*PROBLEM DETAILS*:
Entries follow. Give back exactly the lines starting at the one containing "The map σ on" and ending at the one containing "A permutation σ", and no other lines.

*** ENTRIES SHOWN ***

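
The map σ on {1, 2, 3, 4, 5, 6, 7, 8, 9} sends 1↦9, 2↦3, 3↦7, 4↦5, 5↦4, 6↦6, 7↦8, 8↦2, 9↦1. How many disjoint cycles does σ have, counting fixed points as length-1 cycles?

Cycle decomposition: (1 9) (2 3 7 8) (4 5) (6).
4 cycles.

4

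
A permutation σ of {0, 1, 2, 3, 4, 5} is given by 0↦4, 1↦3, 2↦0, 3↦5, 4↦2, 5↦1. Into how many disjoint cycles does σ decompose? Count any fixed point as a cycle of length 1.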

*** End of ENTRIES SHOWN ***
*** ENTRIES SHOWN ***

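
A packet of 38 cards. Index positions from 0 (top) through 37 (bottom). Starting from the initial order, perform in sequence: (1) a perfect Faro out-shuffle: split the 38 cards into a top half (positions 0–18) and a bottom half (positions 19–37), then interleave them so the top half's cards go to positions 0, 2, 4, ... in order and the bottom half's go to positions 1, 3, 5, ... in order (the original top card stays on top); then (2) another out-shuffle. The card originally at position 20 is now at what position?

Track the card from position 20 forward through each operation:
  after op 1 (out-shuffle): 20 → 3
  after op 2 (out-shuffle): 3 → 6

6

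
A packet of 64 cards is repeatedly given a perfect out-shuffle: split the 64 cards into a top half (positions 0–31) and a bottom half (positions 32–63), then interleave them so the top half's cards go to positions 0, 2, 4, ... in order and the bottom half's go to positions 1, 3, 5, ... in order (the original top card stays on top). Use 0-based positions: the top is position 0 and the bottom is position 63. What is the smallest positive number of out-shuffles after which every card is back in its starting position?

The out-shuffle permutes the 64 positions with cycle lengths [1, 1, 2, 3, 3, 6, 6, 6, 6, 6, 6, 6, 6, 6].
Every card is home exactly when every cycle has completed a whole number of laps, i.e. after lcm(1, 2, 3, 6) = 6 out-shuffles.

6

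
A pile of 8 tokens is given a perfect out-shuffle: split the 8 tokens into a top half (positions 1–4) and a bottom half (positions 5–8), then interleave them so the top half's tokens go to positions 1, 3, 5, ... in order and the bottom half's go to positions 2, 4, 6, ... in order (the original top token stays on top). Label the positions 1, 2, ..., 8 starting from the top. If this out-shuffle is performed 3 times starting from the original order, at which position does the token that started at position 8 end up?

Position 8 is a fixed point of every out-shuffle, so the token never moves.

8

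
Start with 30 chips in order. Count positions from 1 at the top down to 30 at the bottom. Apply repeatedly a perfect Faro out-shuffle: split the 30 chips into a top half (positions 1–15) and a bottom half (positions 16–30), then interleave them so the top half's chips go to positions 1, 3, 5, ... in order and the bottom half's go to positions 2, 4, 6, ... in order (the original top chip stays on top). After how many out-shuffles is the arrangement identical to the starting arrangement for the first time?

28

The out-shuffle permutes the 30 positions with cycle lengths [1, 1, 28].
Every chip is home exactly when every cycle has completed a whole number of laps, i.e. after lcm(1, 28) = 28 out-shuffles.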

*** End of ENTRIES SHOWN ***
*** ENTRIES SHOWN ***

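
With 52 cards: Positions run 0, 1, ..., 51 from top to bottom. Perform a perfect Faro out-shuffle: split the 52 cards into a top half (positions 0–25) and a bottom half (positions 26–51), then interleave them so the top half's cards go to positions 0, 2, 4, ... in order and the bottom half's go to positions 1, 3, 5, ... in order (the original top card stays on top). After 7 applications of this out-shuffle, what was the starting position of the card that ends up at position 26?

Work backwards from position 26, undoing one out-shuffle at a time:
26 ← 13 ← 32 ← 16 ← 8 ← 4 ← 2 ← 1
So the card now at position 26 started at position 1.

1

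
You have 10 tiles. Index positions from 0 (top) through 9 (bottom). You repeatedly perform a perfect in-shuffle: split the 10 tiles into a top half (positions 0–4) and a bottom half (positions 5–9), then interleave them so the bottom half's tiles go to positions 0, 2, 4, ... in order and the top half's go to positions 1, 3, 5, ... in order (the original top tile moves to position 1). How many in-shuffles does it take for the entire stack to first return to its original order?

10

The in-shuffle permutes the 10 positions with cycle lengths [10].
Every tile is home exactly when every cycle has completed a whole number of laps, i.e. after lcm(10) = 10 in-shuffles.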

*** End of ENTRIES SHOWN ***

*EXERCISE OUTPUT*:
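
The map σ on {1, 2, 3, 4, 5, 6, 7, 8, 9} sends 1↦9, 2↦3, 3↦7, 4↦5, 5↦4, 6↦6, 7↦8, 8↦2, 9↦1. How many disjoint cycles does σ have, counting fixed points as length-1 cycles?

Cycle decomposition: (1 9) (2 3 7 8) (4 5) (6).
4 cycles.

4

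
A permutation σ of {0, 1, 2, 3, 4, 5} is given by 0↦4, 1↦3, 2↦0, 3↦5, 4↦2, 5↦1. Into how many disjoint cycles does σ decompose? Count any fixed point as a cycle of length 1.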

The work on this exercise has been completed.